### Requirement
Reproduce the entries exactly, beginning with the line containing "Find ∫_0^π u(x)^2" and ending with their last line, both included.

:: Records supplied ::

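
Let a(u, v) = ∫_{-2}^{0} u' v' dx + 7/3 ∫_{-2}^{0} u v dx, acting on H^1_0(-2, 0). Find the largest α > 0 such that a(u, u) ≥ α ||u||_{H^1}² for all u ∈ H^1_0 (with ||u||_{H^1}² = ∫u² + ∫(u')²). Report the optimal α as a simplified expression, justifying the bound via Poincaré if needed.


α = 1

Coercivity of a(·,·) on H^1_0(-2, 0) means a(u, u) ≥ α ||u||_{H^1}² for every u ∈ H^1_0.
The interval has length L = 2, and Poincaré/coercivity depend only on L. Here a(u, u) = ∫(u')² + (7/3)·∫u².
Here c = 7/3 ≥ 1, so a(u,u) = ∫(u')² + c∫u² ≥ ∫(u')² + ∫u² = ||u||_{H^1}², i.e. α = 1 works. No larger α is possible: a(u,u) ≥ α||u||_{H^1}² means (1−α)∫(u')² ≥ (α−c)∫u², and for the modes u_n = sin(nπ(x−x₀)/L) (x₀ the left endpoint) one has ∫u_n²/∫(u_n')² = (L/(nπ))² → 0, so a(u_n,u_n)/||u_n||_{H^1}² → 1. Hence the optimal constant is α = 1.
Therefore α = 1.


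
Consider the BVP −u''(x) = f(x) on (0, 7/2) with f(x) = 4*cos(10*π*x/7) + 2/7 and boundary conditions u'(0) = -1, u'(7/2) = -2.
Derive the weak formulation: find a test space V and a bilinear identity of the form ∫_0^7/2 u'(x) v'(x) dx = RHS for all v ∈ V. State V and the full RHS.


V = H^1(0, 7/2) (v unrestricted at boundary; u is determined up to an additive constant); weak form: ∫_0^7/2 u'v' dx = ∫_0^7/2 (4*cos(10*π*x/7) + 2/7) v dx − 2·v(7/2) + v(0) for all v ∈ V.

Multiply both sides by a test function v and integrate from 0 to 7/2:
  ∫_0^7/2 −u''(x) v(x) dx = ∫_0^7/2 f(x) v(x) dx.
Integrate the LHS by parts once:
  ∫_0^7/2 −u'' v dx = −[u'(x) v(x)]_0^7/2 + ∫_0^7/2 u'(x) v'(x) dx.
Thus ∫_0^7/2 u'(x) v'(x) dx = ∫_0^7/2 f(x) v(x) dx + [u'(x) v(x)]_0^7/2.
Choose V so that boundary terms are either known or forced to vanish.
u has inhomogeneous Neumann u'(0) = -1, u'(7/2) = -2. [u' v]_0^7/2 = (-2)·v(7/2) − (-1)·v(0) = − 2·v(7/2) + v(0). Take V = H^1(0, 7/2); boundary term becomes part of RHS.
Weak formulation: find u (satisfying any essential BC) such that ∫_0^7/2 u'(x) v'(x) dx = ∫_0^7/2 f v dx − 2·v(7/2) + v(0) for all v ∈ V (Neumann data are natural BCs: they enter the RHS as boundary terms).
Substituting f(x) = 4*cos(10*π*x/7) + 2/7, the right-hand side is ∫_0^7/2 (4*cos(10*π*x/7) + 2/7) v dx − 2·v(7/2) + v(0).
Compatibility check (pure Neumann): taking v ≡ 1 ∈ V gives 0 = ∫_0^7/2 f dx + (-2) − (-1), i.e. ∫_0^7/2 f dx must equal u'(0) − u'(7/2) = 1. Indeed ∫_0^7/2 (4*cos(10*π*x/7) + 2/7) dx = 1, so the data are compatible. The solution is then unique only up to an additive constant (fix it e.g. by requiring ∫_0^7/2 u dx = 0).


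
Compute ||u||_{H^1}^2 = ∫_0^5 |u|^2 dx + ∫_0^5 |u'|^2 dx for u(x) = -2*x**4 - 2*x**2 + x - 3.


||u||_{H^1}^2 = 107677625/63

The H^1 norm (squared) on an interval (0, L) is
  ||u||_{H^1}^2 = ∫_0^L u(x)^2 dx + ∫_0^L u'(x)^2 dx.
Compute u'(x) = -8*x**3 - 4*x + 1.
Then u(x)^2 = 4*x**8 + 8*x**6 - 4*x**5 + 16*x**4 - 4*x**3 + 13*x**2 - 6*x + 9 and u'(x)^2 = 64*x**6 + 64*x**4 - 16*x**3 + 16*x**2 - 8*x + 1.
Integrate each monomial from 0 to 5 using ∫_0^5 c·x^n dx = c·5^(n+1)/(n+1):
  ∫_0^5 u(x)^2 dx = ∫_0^5 (4*x^8 + 8*x^6 - 4*x^5 + 16*x^4 - 4*x^3 + 13*x^2 - 6*x + 9) dx. Term by term:
    ∫_0^5 4*x^8 dx = 7812500/9;  ∫_0^5 8*x^6 dx = 625000/7;  ∫_0^5 -4*x^5 dx = -31250/3;
    ∫_0^5 16*x^4 dx = 10000;  ∫_0^5 -4*x^3 dx = -625;  ∫_0^5 13*x^2 dx = 1625/3;
    ∫_0^5 -6*x dx = -75;  ∫_0^5 9 dx = 45.
  Sum: 7812500/9 + 625000/7 − 31250/3 + 10000 − 625 + 1625/3 − 75 + 45 = 60279110/63.
  ∫_0^5 u'(x)^2 dx = ∫_0^5 (64*x^6 + 64*x^4 - 16*x^3 + 16*x^2 - 8*x + 1) dx. Term by term:
    ∫_0^5 64*x^6 dx = 5000000/7;  ∫_0^5 64*x^4 dx = 40000;  ∫_0^5 -16*x^3 dx = -2500;
    ∫_0^5 16*x^2 dx = 2000/3;  ∫_0^5 -8*x dx = -100;  ∫_0^5 1 dx = 5.
  Sum: 5000000/7 + 40000 − 2500 + 2000/3 − 100 + 5 = 15799505/21.
Adding: ||u||_{H^1}^2 = 60279110/63 + 15799505/21 = 107677625/63.


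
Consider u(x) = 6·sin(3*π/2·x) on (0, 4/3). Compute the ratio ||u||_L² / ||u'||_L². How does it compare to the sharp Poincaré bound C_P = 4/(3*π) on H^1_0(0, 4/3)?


||u||_L² / ||u'||_L² = 2/(3*π) < C_P = 4/(3*π).

u(x) = 6·sin(3*π/2·x), so u'(x) = 9*π*cos(3*π*x/2).
Writing u(x) = A·sin(kπx/L) with A = 6 and k = 2, use ∫_0^L sin²(kπx/L) dx = L/2 and ∫_0^L cos²(kπx/L) dx = L/2.
u² = 36·sin²(3*π/2·x) and (u')² = 81*π^2·cos²(3*π/2·x), and each of sin², cos² integrates to L/2 = 2/3 over (0, 4/3).
∫_0^4/3 u² dx = 24, so ||u||_L² = 2*sqrt(6).
∫_0^4/3 (u')² dx = 54*π^2, so ||u'||_L² = 3*sqrt(6)*π.
Ratio ||u||_L² / ||u'||_L² = 2/(3*π).
Sharp Poincaré constant on H^1_0(0, 4/3) is C_P = L/π = 4/(3*π), achieved by sin(3*π/4·x).
This is the k = 2 harmonic; the ratio L/(kπ) is strictly less than C_P = L/π, consistent with the sharp inequality ||u||_L² ≤ C_P ||u'||_L².


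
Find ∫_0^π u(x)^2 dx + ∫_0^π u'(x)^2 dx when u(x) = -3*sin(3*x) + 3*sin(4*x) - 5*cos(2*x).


||u||_{H^1(0,π)}^2 = 180 + 184*π

u'(x) = 10*sin(2*x) - 9*cos(3*x) + 12*cos(4*x).
Expand u² and (u')² and integrate term by term on (0, π), using: for integers n ≥ 1, ∫_0^π sin²(nx) dx = ∫_0^π cos²(nx) dx = π/2; for n ≠ n', ∫_0^π sin(nx)sin(n'x) dx = ∫_0^π cos(nx)cos(n'x) dx = 0; and by product-to-sum, ∫_0^π sin(nx)cos(n'x) dx = ½∫_0^π [sin((n+n')x) + sin((n−n')x)] dx, which is 0 when n+n' is even and 2n/(n²−n'²) when n+n' is odd (it need not vanish on (0, π)).
  u² squared terms: (-5)²·∫cos(2x)² dx = 25·π/2 = 25*π/2;  (-3)²·∫sin(3x)² dx = 9·π/2 = 9*π/2;  (3)²·∫sin(4x)² dx = 9·π/2 = 9*π/2.
  u² cross terms: 2·(-5)·(-3)·∫cos(2x)·sin(3x) dx = 30·(6/5) = 36;  2·(-5)·(3)·∫cos(2x)·sin(4x) dx = -30·(0) = 0;  2·(-3)·(3)·∫sin(3x)·sin(4x) dx = -18·(0) = 0.
  So ∫_0^π u² dx = 25*π/2 + 9*π/2 + 9*π/2 + 36 + 0 + 0 = 36 + 43*π/2.
  (u')² squared terms: (-9)²·∫cos(3x)² dx = 81·π/2 = 81*π/2;  (10)²·∫sin(2x)² dx = 100·π/2 = 50*π;  (12)²·∫cos(4x)² dx = 144·π/2 = 72*π.
  (u')² cross terms: 2·(-9)·(10)·∫cos(3x)·sin(2x) dx = -180·(-4/5) = 144;  2·(-9)·(12)·∫cos(3x)·cos(4x) dx = -216·(0) = 0;  2·(10)·(12)·∫sin(2x)·cos(4x) dx = 240·(0) = 0.
  So ∫_0^π (u')² dx = 81*π/2 + 50*π + 72*π + 144 + 0 + 0 = 144 + 325*π/2.
||u||_{H^1}^2 = (36 + 43*π/2) + (144 + 325*π/2) = 180 + 184*π.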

:::

### Finished exercise
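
Find ∫_0^π u(x)^2 dx + ∫_0^π u'(x)^2 dx when u(x) = -3*sin(3*x) + 3*sin(4*x) - 5*cos(2*x).


||u||_{H^1(0,π)}^2 = 180 + 184*π

u'(x) = 10*sin(2*x) - 9*cos(3*x) + 12*cos(4*x).
Expand u² and (u')² and integrate term by term on (0, π), using: for integers n ≥ 1, ∫_0^π sin²(nx) dx = ∫_0^π cos²(nx) dx = π/2; for n ≠ n', ∫_0^π sin(nx)sin(n'x) dx = ∫_0^π cos(nx)cos(n'x) dx = 0; and by product-to-sum, ∫_0^π sin(nx)cos(n'x) dx = ½∫_0^π [sin((n+n')x) + sin((n−n')x)] dx, which is 0 when n+n' is even and 2n/(n²−n'²) when n+n' is odd (it need not vanish on (0, π)).
  u² squared terms: (-5)²·∫cos(2x)² dx = 25·π/2 = 25*π/2;  (-3)²·∫sin(3x)² dx = 9·π/2 = 9*π/2;  (3)²·∫sin(4x)² dx = 9·π/2 = 9*π/2.
  u² cross terms: 2·(-5)·(-3)·∫cos(2x)·sin(3x) dx = 30·(6/5) = 36;  2·(-5)·(3)·∫cos(2x)·sin(4x) dx = -30·(0) = 0;  2·(-3)·(3)·∫sin(3x)·sin(4x) dx = -18·(0) = 0.
  So ∫_0^π u² dx = 25*π/2 + 9*π/2 + 9*π/2 + 36 + 0 + 0 = 36 + 43*π/2.
  (u')² squared terms: (-9)²·∫cos(3x)² dx = 81·π/2 = 81*π/2;  (10)²·∫sin(2x)² dx = 100·π/2 = 50*π;  (12)²·∫cos(4x)² dx = 144·π/2 = 72*π.
  (u')² cross terms: 2·(-9)·(10)·∫cos(3x)·sin(2x) dx = -180·(-4/5) = 144;  2·(-9)·(12)·∫cos(3x)·cos(4x) dx = -216·(0) = 0;  2·(10)·(12)·∫sin(2x)·cos(4x) dx = 240·(0) = 0.
  So ∫_0^π (u')² dx = 81*π/2 + 50*π + 72*π + 144 + 0 + 0 = 144 + 325*π/2.
||u||_{H^1}^2 = (36 + 43*π/2) + (144 + 325*π/2) = 180 + 184*π.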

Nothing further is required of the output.